WHAT NEEDS TO BE DONE: Using the entries below, output exactly the line containing "Burning 4.543 g" and all lines that follow it to the end.

(Entries taken from a collection)
BEGIN
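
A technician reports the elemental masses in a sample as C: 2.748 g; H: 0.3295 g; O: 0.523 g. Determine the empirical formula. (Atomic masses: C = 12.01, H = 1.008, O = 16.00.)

C7H10O

n(C) = 2.748/12.01 = 0.2288, n(H) = 0.3295/1.008 = 0.3269, n(O) = 0.523/16.00 = 0.03269
Smallest is O at 0.03269 mol; normalising gives C 7.000, H 10.000, O 1.000
→ C7H10O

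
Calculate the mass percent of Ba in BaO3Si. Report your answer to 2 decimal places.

Molar mass = 1(137.33) + 3(16.00) + 1(28.09) = 213.420 g/mol
Mass of Ba per mole = 1 × 137.33 = 137.330 g
% Ba = 137.330 / 213.420 × 100 = 64.35%

64.35%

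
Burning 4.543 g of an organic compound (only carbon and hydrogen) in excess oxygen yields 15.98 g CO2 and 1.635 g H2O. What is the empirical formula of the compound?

C2H

mol C = 15.98 / 44.01 = 0.3631; mass C = 0.3631 × 12.01 = 4.361 g
mol H = 2 × (1.635 / 18.02) = 0.1815; mass H = 0.1815 × 1.008 = 0.1829 g
Smallest is H at 0.1815 mol; normalising gives C 2.001, H 1.000
≈ 2:1 → C2H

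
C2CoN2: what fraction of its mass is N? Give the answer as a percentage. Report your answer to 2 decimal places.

Molar mass = 2(12.01) + 1(58.93) + 2(14.01) = 110.970 g/mol
Mass of N per mole = 2 × 14.01 = 28.020 g
% N = 28.020 / 110.970 × 100 = 25.25%

25.25%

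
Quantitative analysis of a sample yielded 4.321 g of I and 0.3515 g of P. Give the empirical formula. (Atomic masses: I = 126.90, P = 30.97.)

I3P

I: 4.321 g ÷ 126.90 g/mol = 0.03405 mol
P: 0.3515 g ÷ 30.97 g/mol = 0.01135 mol
Smallest is P at 0.01135 mol; normalising gives I 3.000, P 1.000
≈ 3:1 → I3P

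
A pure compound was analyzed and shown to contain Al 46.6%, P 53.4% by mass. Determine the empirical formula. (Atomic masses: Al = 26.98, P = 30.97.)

Assume 100 g: 46.6 g Al, 53.4 g P.
n(Al) = 46.6/26.98 = 1.727, n(P) = 53.4/30.97 = 1.724
Ratios (÷ 1.724): Al 1.002, P 1.000
≈ 1:1 → AlP

AlP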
END
ANSWER SPACE:
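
Burning 4.543 g of an organic compound (only carbon and hydrogen) in excess oxygen yields 15.98 g CO2 and 1.635 g H2O. What is the empirical formula of the compound?

C2H

mol C = 15.98 / 44.01 = 0.3631; mass C = 0.3631 × 12.01 = 4.361 g
mol H = 2 × (1.635 / 18.02) = 0.1815; mass H = 0.1815 × 1.008 = 0.1829 g
Smallest is H at 0.1815 mol; normalising gives C 2.001, H 1.000
≈ 2:1 → C2H

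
C2CoN2: what fraction of its mass is N? Give the answer as a percentage. Report your answer to 2 decimal places.

Molar mass = 2(12.01) + 1(58.93) + 2(14.01) = 110.970 g/mol
Mass of N per mole = 2 × 14.01 = 28.020 g
% N = 28.020 / 110.970 × 100 = 25.25%

25.25%

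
Quantitative analysis of a sample yielded 4.321 g of I and 0.3515 g of P. Give the empirical formula. (Atomic masses: I = 126.90, P = 30.97.)

I3P

I: 4.321 g ÷ 126.90 g/mol = 0.03405 mol
P: 0.3515 g ÷ 30.97 g/mol = 0.01135 mol
Smallest is P at 0.01135 mol; normalising gives I 3.000, P 1.000
≈ 3:1 → I3P

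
A pure compound was analyzed and shown to contain Al 46.6%, P 53.4% by mass. Determine the empirical formula. (Atomic masses: Al = 26.98, P = 30.97.)

Assume 100 g: 46.6 g Al, 53.4 g P.
n(Al) = 46.6/26.98 = 1.727, n(P) = 53.4/30.97 = 1.724
Ratios (÷ 1.724): Al 1.002, P 1.000
≈ 1:1 → AlP

AlP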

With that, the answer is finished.